**What to produce:** For each line in the data below that has the word "Given", copy that line.
━━━━━ Data supplied ━━━━━
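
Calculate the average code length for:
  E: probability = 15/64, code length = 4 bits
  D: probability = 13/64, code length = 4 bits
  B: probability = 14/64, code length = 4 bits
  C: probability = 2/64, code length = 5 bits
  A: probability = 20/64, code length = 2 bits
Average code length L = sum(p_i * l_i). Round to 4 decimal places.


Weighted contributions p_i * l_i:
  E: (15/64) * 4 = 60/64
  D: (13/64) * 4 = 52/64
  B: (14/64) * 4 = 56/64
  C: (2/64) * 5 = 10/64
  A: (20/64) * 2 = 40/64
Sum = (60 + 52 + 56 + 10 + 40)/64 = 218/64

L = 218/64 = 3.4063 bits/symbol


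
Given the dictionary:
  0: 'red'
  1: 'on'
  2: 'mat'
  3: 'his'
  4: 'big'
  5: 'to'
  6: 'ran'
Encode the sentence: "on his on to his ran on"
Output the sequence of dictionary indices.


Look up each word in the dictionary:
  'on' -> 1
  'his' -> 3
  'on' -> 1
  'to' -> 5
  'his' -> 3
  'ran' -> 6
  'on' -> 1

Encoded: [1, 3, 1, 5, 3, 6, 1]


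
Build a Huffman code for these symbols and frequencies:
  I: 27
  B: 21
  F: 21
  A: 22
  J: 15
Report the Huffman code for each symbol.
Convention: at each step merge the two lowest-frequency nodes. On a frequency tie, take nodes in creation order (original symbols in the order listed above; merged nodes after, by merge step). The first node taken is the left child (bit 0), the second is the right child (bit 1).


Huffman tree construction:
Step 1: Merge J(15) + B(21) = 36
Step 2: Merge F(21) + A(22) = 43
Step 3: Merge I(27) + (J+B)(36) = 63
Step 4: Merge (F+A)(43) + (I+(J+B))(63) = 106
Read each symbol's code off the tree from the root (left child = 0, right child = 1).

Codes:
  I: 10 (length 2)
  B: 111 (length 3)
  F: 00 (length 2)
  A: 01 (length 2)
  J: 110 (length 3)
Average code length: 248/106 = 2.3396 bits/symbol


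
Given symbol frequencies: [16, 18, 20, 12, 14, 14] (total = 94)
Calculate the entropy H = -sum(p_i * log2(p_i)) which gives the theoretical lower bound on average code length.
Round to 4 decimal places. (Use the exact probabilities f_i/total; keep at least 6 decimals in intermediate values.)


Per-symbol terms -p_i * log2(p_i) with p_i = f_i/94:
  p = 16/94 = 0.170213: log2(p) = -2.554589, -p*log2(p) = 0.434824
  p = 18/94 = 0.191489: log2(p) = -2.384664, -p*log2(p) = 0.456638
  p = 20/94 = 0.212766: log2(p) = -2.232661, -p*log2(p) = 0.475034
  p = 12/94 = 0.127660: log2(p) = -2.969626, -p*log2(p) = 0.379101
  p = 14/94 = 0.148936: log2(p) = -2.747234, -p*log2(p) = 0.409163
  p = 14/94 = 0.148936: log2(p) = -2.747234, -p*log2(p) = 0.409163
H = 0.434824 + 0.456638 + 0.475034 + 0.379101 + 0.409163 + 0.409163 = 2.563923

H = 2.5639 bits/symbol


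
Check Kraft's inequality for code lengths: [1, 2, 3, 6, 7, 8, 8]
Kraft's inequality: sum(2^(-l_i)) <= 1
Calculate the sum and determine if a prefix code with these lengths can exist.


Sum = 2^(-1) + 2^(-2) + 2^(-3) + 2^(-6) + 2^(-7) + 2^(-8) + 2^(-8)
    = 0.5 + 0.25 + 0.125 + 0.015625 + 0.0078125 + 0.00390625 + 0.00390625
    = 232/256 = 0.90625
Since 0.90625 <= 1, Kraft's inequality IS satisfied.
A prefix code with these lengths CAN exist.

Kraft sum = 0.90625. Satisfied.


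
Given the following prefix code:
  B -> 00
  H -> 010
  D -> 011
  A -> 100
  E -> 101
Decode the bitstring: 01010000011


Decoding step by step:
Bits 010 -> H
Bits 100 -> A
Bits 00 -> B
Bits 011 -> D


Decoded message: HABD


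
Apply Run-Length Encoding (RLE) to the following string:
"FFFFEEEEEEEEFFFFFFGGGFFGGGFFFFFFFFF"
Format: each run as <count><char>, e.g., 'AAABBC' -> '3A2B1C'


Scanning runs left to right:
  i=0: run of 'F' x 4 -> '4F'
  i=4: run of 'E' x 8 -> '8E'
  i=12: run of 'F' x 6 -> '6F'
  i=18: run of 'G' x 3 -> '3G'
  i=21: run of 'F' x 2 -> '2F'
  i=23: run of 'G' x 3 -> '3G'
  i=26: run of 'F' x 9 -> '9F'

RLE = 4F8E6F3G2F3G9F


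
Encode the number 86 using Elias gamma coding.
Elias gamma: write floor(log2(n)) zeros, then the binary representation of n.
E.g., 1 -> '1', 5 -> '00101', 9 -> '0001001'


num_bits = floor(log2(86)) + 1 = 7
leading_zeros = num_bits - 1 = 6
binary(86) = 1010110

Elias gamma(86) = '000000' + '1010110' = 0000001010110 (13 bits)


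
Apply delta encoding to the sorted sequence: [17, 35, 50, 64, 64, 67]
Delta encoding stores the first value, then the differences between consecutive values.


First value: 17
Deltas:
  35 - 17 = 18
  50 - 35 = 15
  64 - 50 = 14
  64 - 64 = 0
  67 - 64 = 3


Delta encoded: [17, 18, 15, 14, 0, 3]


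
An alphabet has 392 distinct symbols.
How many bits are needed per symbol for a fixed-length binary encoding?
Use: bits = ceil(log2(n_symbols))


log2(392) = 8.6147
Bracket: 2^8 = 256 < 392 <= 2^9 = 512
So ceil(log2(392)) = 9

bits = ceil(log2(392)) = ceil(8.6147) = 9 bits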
━━━━━
━━━━━ Data supplied ━━━━━
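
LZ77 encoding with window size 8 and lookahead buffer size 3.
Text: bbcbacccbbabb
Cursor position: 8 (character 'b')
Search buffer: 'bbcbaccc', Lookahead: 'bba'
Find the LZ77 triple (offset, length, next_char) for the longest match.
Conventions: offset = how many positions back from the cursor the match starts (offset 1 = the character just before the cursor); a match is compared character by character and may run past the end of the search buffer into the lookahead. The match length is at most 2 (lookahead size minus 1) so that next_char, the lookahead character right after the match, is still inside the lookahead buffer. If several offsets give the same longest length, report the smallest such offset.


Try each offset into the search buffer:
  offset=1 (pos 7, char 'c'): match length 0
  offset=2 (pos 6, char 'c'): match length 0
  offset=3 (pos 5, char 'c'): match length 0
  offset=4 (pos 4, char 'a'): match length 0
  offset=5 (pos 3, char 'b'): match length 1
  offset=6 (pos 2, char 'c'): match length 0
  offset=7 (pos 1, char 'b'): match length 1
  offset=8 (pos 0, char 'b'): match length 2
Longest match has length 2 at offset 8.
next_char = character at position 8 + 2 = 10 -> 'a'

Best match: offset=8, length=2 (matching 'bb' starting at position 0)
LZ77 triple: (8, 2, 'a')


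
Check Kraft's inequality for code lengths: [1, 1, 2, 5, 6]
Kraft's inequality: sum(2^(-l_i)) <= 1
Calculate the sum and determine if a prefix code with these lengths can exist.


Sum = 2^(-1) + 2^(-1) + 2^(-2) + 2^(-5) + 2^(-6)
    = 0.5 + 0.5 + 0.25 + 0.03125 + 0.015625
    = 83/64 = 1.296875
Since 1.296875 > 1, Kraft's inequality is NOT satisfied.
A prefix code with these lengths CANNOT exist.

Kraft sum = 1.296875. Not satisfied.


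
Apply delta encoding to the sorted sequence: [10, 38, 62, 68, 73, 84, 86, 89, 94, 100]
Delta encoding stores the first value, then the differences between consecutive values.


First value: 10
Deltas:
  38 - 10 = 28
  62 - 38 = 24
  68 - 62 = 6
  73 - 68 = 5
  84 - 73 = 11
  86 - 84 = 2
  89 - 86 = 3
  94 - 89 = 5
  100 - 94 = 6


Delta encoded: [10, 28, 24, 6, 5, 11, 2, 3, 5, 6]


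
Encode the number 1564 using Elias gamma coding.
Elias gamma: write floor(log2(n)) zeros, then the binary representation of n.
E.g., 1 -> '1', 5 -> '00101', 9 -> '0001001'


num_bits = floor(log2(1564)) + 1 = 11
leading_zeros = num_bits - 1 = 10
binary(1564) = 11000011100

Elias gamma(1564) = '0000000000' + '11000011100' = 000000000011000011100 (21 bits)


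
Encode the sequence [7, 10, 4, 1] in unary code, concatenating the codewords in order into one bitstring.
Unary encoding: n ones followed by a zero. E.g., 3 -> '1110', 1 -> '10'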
━━━━━
**Result for this exercise:**
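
Given the dictionary:
Given symbol frequencies: [16, 18, 20, 12, 14, 14] (total = 94)
Given the following prefix code: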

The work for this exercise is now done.